*** DATA IN THIS EXERCISE ***
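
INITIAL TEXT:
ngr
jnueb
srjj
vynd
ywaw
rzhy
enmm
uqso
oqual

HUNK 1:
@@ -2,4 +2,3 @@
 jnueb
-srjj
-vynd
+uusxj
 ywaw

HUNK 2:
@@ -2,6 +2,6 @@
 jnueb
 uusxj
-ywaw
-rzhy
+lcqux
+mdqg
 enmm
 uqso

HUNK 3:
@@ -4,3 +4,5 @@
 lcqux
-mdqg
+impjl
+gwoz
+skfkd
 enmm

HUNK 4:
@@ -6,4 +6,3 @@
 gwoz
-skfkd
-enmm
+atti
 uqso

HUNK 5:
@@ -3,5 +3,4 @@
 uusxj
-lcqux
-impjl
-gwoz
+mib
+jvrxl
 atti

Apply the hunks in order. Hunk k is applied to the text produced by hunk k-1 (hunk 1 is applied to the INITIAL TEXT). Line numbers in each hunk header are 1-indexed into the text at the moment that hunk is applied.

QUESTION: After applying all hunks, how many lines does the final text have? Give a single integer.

Hunk 1: at line 2 remove [srjj,vynd] add [uusxj] -> 8 lines: ngr jnueb uusxj ywaw rzhy enmm uqso oqual
Hunk 2: at line 2 remove [ywaw,rzhy] add [lcqux,mdqg] -> 8 lines: ngr jnueb uusxj lcqux mdqg enmm uqso oqual
Hunk 3: at line 4 remove [mdqg] add [impjl,gwoz,skfkd] -> 10 lines: ngr jnueb uusxj lcqux impjl gwoz skfkd enmm uqso oqual
Hunk 4: at line 6 remove [skfkd,enmm] add [atti] -> 9 lines: ngr jnueb uusxj lcqux impjl gwoz atti uqso oqual
Hunk 5: at line 3 remove [lcqux,impjl,gwoz] add [mib,jvrxl] -> 8 lines: ngr jnueb uusxj mib jvrxl atti uqso oqual
Final line count: 8

Answer: 8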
***
*PROBLEM DESCRIPTION:*
Leaving nothing out, print each line above exactly.

*TASK SOLUTION:*
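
INITIAL TEXT:
ngr
jnueb
srjj
vynd
ywaw
rzhy
enmm
uqso
oqual

HUNK 1:
@@ -2,4 +2,3 @@
 jnueb
-srjj
-vynd
+uusxj
 ywaw

HUNK 2:
@@ -2,6 +2,6 @@
 jnueb
 uusxj
-ywaw
-rzhy
+lcqux
+mdqg
 enmm
 uqso

HUNK 3:
@@ -4,3 +4,5 @@
 lcqux
-mdqg
+impjl
+gwoz
+skfkd
 enmm

HUNK 4:
@@ -6,4 +6,3 @@
 gwoz
-skfkd
-enmm
+atti
 uqso

HUNK 5:
@@ -3,5 +3,4 @@
 uusxj
-lcqux
-impjl
-gwoz
+mib
+jvrxl
 atti

Apply the hunks in order. Hunk k is applied to the text produced by hunk k-1 (hunk 1 is applied to the INITIAL TEXT). Line numbers in each hunk header are 1-indexed into the text at the moment that hunk is applied.

QUESTION: After applying all hunks, how many lines does the final text have? Give a single integer.

Hunk 1: at line 2 remove [srjj,vynd] add [uusxj] -> 8 lines: ngr jnueb uusxj ywaw rzhy enmm uqso oqual
Hunk 2: at line 2 remove [ywaw,rzhy] add [lcqux,mdqg] -> 8 lines: ngr jnueb uusxj lcqux mdqg enmm uqso oqual
Hunk 3: at line 4 remove [mdqg] add [impjl,gwoz,skfkd] -> 10 lines: ngr jnueb uusxj lcqux impjl gwoz skfkd enmm uqso oqual
Hunk 4: at line 6 remove [skfkd,enmm] add [atti] -> 9 lines: ngr jnueb uusxj lcqux impjl gwoz atti uqso oqual
Hunk 5: at line 3 remove [lcqux,impjl,gwoz] add [mib,jvrxl] -> 8 lines: ngr jnueb uusxj mib jvrxl atti uqso oqual
Final line count: 8

Answer: 8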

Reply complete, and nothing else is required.